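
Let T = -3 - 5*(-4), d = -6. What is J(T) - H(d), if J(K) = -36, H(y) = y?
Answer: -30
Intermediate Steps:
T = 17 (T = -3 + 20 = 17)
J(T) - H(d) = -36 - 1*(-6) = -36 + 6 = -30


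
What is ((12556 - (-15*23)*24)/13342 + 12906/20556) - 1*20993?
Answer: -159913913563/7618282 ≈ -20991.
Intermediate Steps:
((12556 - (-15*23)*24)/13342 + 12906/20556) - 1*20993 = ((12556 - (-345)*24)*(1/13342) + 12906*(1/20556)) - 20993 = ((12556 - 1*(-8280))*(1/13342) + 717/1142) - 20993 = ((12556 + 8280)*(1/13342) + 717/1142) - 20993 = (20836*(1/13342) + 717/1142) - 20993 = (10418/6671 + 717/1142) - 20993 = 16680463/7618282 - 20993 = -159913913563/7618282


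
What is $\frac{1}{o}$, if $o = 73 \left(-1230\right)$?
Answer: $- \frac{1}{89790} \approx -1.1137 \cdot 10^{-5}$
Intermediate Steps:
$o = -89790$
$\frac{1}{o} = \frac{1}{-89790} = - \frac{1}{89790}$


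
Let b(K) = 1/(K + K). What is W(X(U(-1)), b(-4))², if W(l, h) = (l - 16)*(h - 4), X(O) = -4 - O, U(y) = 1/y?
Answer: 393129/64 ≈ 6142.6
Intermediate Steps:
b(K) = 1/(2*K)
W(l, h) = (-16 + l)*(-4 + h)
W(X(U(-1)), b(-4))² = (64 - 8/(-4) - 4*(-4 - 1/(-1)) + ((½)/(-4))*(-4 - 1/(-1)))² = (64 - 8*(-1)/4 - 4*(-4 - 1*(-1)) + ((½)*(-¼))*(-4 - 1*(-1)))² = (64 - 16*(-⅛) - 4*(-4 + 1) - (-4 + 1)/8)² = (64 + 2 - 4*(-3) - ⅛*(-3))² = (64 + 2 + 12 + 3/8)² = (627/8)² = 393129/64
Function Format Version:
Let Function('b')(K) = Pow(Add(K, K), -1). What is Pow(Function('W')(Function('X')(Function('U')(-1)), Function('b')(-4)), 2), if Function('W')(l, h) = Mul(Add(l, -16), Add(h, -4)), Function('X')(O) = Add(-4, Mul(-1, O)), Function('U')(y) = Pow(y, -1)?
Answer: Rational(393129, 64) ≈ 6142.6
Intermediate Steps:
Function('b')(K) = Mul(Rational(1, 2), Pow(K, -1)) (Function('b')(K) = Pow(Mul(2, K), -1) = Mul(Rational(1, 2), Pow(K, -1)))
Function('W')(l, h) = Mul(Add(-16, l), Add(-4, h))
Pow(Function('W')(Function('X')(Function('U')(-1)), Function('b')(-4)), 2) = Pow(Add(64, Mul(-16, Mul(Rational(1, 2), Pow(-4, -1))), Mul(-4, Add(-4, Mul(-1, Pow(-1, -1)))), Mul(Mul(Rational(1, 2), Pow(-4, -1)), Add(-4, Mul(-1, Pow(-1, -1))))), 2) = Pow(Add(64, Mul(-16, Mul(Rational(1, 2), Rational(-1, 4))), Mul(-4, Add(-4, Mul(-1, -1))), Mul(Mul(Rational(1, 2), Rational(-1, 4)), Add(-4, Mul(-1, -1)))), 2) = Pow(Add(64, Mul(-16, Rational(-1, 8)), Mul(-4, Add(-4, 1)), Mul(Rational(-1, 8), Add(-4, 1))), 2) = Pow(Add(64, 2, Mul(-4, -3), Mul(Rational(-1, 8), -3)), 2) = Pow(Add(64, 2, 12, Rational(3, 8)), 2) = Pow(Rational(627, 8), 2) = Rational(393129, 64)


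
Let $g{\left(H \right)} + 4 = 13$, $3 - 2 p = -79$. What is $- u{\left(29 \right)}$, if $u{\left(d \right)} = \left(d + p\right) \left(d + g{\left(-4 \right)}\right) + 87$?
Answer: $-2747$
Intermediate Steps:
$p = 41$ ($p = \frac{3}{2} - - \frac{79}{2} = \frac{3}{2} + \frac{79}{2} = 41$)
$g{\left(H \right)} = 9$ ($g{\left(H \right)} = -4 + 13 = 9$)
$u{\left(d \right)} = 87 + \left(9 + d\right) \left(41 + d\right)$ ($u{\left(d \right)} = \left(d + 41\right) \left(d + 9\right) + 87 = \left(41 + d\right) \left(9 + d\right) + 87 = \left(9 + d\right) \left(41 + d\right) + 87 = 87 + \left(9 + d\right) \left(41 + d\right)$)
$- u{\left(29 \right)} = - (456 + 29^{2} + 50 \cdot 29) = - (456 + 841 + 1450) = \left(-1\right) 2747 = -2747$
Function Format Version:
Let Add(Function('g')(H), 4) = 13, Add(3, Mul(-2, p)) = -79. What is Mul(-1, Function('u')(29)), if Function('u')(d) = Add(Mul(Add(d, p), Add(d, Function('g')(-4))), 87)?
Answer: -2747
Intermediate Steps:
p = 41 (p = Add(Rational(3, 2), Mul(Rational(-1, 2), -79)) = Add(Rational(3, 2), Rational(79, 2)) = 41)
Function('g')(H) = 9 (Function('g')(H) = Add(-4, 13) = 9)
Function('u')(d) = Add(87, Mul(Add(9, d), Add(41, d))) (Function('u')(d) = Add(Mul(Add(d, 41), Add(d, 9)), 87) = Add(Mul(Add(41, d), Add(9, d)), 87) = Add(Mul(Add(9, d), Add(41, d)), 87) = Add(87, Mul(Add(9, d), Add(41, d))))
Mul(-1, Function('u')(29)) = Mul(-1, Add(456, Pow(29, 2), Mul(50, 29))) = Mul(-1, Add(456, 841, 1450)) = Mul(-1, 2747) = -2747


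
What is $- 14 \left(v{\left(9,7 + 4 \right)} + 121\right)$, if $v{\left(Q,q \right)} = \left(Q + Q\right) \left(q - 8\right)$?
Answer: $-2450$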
######
Aim of the task: From the entries, copy every line in which the word "Answer" occurs.

Solution:
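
Answer: -30
Answer: -159913913563/7618282 ≈ -20991.
Answer: $- \frac{1}{89790} \approx -1.1137 \cdot 10^{-5}$
Answer: 393129/64 ≈ 6142.6
Answer: Rational(393129, 64) ≈ 6142.6
Answer: $-2747$
Answer: -2747
Answer: $-2450$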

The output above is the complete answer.